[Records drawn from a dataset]

------------------------------------------------------------

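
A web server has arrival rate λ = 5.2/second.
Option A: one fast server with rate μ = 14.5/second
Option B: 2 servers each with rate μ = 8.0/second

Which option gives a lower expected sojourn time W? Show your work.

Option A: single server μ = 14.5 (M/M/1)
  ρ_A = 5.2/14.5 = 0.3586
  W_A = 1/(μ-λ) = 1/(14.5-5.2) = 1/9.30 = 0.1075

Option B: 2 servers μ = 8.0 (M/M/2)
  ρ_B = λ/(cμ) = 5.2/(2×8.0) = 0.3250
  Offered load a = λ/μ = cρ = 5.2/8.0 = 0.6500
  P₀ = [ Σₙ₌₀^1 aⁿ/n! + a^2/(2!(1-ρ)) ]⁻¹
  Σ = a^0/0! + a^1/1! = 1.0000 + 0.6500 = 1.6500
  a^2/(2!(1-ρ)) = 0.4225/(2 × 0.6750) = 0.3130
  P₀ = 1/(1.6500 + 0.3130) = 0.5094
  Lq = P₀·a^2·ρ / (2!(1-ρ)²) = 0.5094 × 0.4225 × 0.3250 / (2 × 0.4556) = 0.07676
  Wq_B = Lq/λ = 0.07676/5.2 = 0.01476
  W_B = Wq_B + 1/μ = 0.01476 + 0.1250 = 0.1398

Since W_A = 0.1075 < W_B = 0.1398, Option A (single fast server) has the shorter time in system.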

------------------------------------------------------------

● **Work to complete**:
If a line in the entries holds the string "rate", copy it.

● **Task solution**:
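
A web server has arrival rate λ = 5.2/second.
Option A: one fast server with rate μ = 14.5/second
Option B: 2 servers each with rate μ = 8.0/second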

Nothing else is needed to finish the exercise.